— WORK TASK —
Return a copy of every line in the records that includes the word "earlier".

— THE RECORDS —
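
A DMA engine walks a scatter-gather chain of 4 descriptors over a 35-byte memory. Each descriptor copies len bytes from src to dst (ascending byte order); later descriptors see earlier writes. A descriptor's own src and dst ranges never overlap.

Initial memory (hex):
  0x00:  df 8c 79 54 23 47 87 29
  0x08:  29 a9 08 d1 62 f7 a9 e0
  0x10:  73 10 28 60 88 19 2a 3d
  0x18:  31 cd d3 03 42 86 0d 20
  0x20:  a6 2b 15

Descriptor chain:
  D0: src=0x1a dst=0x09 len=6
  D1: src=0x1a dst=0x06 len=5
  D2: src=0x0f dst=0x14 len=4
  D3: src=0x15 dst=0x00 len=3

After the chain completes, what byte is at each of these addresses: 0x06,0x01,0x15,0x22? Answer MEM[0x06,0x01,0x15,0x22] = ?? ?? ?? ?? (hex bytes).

MEM[0x06,0x01,0x15,0x22] = d3 10 73 15

#0 dst[0x09+6] := {0xd3,0x03,0x42,0x86,0x0d,0x20}
#1 dst[0x06+5] := {0xd3,0x03,0x42,0x86,0x0d}
#2 dst[0x14+4] := {0xe0,0x73,0x10,0x28}
#3 dst[0x00+3] := {0x73,0x10,0x28}
query mem[0x06]=0xd3, mem[0x01]=0x10, mem[0x15]=0x73, mem[0x22]=0x15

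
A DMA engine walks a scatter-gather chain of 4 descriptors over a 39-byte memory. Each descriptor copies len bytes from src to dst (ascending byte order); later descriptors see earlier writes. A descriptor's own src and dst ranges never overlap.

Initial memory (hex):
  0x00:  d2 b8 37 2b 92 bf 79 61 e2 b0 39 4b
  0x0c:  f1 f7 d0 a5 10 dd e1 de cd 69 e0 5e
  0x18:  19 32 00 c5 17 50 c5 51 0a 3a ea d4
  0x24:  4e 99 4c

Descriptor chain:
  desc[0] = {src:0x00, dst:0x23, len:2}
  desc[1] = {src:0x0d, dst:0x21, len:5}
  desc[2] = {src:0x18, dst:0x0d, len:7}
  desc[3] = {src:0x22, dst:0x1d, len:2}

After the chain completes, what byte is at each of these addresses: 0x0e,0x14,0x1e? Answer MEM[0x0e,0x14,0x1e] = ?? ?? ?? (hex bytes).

D0: mem[0x23..0x24] <- [d2 b8]
D1: mem[0x21..0x25] <- [f7 d0 a5 10 dd]
D2: mem[0x0d..0x13] <- [19 32 00 c5 17 50 c5]
D3: mem[0x1d..0x1e] <- [d0 a5]
query mem[0x0e]=0x32, mem[0x14]=0xcd, mem[0x1e]=0xa5

MEM[0x0e,0x14,0x1e] = 32 cd a5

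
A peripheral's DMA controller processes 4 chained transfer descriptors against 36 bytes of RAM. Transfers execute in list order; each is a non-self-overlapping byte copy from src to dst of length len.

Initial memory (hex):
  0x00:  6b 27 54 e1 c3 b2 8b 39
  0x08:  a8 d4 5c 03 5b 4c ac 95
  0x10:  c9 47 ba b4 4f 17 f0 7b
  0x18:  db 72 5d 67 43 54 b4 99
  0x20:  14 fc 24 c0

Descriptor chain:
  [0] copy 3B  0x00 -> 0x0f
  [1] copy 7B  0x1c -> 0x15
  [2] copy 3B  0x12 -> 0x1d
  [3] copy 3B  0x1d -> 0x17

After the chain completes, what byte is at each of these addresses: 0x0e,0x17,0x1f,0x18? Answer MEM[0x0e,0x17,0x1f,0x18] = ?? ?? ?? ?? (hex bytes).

MEM[0x0e,0x17,0x1f,0x18] = ac ba 4f b4

[0] 0x00->0x0f len=3 : 6b 27 54
[1] 0x1c->0x15 len=7 : 43 54 b4 99 14 fc 24
[2] 0x12->0x1d len=3 : ba b4 4f
[3] 0x1d->0x17 len=3 : ba b4 4f
query mem[0x0e]=0xac, mem[0x17]=0xba, mem[0x1f]=0x4f, mem[0x18]=0xb4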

— PROBLEM SOLUTION —
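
A DMA engine walks a scatter-gather chain of 4 descriptors over a 35-byte memory. Each descriptor copies len bytes from src to dst (ascending byte order); later descriptors see earlier writes. A descriptor's own src and dst ranges never overlap.
A DMA engine walks a scatter-gather chain of 4 descriptors over a 39-byte memory. Each descriptor copies len bytes from src to dst (ascending byte order); later descriptors see earlier writes. A descriptor's own src and dst ranges never overlap.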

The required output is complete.